Extracted entries

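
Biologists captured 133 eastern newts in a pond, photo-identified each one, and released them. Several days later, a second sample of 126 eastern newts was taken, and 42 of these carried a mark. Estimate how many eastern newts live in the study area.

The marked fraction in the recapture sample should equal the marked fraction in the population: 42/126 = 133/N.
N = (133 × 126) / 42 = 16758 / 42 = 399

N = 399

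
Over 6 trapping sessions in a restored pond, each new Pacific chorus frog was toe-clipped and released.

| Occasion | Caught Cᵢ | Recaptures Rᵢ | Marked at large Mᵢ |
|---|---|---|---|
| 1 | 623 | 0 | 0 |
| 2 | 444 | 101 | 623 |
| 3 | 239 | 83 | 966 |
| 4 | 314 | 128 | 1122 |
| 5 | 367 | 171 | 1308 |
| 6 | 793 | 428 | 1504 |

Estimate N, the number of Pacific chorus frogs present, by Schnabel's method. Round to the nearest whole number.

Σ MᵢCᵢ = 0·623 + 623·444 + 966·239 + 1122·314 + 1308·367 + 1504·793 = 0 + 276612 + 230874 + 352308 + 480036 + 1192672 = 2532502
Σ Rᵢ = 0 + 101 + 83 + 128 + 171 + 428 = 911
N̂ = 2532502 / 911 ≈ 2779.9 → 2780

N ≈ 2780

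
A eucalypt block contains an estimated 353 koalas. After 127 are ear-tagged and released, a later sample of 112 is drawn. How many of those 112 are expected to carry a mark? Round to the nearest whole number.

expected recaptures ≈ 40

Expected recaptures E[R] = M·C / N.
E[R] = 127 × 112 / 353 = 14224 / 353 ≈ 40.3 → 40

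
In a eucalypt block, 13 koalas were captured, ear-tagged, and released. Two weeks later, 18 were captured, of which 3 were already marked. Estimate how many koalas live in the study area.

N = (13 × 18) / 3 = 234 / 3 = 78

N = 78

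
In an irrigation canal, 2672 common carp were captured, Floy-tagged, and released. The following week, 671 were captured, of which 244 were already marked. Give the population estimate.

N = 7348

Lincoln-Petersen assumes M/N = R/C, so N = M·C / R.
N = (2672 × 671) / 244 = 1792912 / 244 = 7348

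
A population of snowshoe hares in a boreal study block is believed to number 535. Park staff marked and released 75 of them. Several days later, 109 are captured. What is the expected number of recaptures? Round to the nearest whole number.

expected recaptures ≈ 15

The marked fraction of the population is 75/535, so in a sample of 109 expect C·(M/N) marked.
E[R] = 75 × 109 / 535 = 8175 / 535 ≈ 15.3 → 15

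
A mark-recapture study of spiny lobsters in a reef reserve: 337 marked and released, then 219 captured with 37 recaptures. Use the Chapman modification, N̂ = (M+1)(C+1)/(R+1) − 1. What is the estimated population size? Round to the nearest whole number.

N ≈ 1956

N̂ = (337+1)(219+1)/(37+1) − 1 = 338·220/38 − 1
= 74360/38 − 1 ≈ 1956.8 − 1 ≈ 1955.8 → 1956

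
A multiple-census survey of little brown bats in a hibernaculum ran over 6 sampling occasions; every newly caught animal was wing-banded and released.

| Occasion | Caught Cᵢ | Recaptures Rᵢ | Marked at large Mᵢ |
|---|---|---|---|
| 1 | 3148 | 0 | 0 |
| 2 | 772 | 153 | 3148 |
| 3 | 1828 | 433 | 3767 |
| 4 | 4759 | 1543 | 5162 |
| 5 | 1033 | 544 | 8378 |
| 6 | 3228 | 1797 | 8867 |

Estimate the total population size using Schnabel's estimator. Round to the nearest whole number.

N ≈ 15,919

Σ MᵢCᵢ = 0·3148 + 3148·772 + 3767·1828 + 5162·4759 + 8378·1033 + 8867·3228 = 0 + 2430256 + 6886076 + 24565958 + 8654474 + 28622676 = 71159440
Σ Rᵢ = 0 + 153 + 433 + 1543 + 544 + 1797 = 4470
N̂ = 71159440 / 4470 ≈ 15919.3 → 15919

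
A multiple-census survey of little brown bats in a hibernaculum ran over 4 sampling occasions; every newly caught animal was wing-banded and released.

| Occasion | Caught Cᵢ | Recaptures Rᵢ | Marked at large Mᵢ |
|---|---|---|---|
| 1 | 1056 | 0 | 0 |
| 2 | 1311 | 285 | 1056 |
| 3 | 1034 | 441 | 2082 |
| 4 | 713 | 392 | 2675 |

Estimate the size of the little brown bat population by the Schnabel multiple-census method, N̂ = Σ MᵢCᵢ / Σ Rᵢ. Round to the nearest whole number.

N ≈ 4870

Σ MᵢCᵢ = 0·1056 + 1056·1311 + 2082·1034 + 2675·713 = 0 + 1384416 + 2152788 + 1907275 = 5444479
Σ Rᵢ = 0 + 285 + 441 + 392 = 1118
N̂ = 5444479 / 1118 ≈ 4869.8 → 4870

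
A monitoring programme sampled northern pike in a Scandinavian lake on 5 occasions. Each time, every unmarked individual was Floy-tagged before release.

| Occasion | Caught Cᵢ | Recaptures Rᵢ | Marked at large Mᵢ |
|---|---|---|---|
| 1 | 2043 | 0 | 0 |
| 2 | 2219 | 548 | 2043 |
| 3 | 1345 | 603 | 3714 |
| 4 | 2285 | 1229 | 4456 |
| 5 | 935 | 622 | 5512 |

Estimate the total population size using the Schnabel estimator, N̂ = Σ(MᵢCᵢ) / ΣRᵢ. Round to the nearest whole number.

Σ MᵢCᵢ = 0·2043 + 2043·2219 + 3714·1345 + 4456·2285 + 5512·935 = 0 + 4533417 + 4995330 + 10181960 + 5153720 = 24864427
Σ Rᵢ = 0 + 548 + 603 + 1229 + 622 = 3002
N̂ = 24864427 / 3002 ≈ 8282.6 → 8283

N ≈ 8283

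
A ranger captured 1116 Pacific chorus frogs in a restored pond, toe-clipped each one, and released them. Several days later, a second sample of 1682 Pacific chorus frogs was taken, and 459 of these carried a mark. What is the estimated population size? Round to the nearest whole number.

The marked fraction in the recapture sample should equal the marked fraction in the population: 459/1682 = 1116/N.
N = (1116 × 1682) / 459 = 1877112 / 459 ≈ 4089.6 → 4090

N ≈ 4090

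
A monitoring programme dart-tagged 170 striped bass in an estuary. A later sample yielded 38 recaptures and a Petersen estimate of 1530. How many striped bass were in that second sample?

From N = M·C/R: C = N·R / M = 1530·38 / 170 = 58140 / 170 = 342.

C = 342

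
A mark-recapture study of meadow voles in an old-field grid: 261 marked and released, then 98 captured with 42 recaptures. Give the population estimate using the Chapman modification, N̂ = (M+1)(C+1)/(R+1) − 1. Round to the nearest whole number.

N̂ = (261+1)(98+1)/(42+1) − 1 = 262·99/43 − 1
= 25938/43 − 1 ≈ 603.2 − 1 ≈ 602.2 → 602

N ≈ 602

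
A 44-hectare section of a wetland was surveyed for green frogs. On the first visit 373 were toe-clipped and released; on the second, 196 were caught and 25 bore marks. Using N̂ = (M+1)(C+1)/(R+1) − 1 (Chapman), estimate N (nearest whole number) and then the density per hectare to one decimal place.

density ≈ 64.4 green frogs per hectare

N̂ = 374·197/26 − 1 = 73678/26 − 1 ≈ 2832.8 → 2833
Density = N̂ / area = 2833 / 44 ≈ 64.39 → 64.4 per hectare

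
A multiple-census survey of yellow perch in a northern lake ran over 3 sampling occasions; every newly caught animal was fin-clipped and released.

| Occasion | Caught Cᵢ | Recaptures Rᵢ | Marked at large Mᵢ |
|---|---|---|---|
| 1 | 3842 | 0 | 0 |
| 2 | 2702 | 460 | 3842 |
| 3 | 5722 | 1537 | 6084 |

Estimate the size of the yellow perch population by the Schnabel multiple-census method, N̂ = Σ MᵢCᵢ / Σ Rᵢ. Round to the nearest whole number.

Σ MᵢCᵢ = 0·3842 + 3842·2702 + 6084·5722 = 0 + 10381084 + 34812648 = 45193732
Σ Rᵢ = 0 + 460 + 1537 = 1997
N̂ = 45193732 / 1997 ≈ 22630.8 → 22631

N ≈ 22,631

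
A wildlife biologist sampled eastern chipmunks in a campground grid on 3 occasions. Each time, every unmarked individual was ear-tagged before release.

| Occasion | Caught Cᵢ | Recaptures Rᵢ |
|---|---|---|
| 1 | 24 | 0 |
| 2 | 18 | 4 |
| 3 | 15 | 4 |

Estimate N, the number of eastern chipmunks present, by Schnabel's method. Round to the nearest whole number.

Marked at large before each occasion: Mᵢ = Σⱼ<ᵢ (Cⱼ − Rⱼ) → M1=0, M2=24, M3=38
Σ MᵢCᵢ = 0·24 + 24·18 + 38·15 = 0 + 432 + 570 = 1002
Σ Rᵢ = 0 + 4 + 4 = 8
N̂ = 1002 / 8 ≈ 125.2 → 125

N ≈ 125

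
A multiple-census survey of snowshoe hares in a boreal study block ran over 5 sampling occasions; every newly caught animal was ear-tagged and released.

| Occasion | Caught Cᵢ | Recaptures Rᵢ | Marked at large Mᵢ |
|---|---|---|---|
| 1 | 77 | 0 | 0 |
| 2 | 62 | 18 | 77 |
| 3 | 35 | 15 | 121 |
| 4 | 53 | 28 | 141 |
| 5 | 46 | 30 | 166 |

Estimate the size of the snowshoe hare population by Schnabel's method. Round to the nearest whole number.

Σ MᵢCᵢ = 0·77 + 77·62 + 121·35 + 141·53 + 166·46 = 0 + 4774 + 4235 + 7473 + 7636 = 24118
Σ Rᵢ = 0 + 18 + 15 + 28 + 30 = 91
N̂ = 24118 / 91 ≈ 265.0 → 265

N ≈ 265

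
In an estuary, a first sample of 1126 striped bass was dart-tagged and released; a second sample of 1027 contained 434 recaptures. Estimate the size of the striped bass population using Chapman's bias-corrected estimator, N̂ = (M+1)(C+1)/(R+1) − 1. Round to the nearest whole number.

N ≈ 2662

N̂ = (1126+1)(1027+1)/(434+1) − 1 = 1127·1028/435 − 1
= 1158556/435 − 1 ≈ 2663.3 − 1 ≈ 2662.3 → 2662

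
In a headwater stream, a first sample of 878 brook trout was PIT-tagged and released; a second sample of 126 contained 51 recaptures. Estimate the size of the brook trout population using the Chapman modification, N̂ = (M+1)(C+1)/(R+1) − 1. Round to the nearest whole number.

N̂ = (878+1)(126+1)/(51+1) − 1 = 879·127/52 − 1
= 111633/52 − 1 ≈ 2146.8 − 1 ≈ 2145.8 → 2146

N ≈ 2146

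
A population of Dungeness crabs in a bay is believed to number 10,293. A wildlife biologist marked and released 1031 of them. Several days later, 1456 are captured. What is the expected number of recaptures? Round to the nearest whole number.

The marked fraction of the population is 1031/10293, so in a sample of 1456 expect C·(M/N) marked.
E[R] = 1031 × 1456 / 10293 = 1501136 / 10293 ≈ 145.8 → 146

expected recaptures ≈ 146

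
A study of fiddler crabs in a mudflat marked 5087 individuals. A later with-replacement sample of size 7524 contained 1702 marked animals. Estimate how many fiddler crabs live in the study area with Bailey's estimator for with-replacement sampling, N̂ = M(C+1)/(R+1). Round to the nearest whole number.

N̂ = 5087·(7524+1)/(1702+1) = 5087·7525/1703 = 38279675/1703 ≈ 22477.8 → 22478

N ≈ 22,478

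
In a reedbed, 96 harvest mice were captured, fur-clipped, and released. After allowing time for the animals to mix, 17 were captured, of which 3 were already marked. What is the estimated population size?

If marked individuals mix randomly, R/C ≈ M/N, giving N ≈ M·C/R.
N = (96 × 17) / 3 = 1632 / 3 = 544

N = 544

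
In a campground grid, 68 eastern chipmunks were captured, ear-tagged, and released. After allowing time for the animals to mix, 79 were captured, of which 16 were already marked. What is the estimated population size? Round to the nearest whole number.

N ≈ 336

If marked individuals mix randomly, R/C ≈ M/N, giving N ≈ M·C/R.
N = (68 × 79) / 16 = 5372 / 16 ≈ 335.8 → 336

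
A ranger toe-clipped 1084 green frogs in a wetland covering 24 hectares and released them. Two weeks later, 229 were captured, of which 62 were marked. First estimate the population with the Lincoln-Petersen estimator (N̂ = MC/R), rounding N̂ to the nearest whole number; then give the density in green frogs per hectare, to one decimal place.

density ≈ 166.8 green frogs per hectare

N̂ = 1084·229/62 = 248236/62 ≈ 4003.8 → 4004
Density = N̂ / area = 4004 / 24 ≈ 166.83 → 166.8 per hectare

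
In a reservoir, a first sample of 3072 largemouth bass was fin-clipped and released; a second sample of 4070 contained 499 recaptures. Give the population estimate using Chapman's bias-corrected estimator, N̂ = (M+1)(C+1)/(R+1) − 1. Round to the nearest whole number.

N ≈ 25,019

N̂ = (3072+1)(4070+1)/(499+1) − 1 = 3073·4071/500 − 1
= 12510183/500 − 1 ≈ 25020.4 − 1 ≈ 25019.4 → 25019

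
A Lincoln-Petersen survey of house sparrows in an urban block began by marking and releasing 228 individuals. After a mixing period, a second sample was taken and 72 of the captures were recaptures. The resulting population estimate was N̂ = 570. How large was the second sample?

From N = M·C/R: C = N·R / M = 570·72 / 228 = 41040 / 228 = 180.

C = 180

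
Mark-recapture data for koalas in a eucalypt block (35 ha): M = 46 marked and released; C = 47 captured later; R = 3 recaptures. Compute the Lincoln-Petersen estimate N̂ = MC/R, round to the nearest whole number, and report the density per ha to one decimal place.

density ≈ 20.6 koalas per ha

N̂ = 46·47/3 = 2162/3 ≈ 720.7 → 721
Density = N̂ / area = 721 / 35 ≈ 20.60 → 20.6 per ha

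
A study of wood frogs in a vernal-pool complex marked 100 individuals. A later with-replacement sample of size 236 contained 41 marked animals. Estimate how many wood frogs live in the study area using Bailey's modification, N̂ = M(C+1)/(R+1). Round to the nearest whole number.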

Activity
For each line above that includes "northern", make a copy.

Finished task
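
A monitoring programme sampled northern pike in a Scandinavian lake on 5 occasions. Each time, every unmarked individual was Floy-tagged before release.
A multiple-census survey of yellow perch in a northern lake ran over 3 sampling occasions; every newly caught animal was fin-clipped and released.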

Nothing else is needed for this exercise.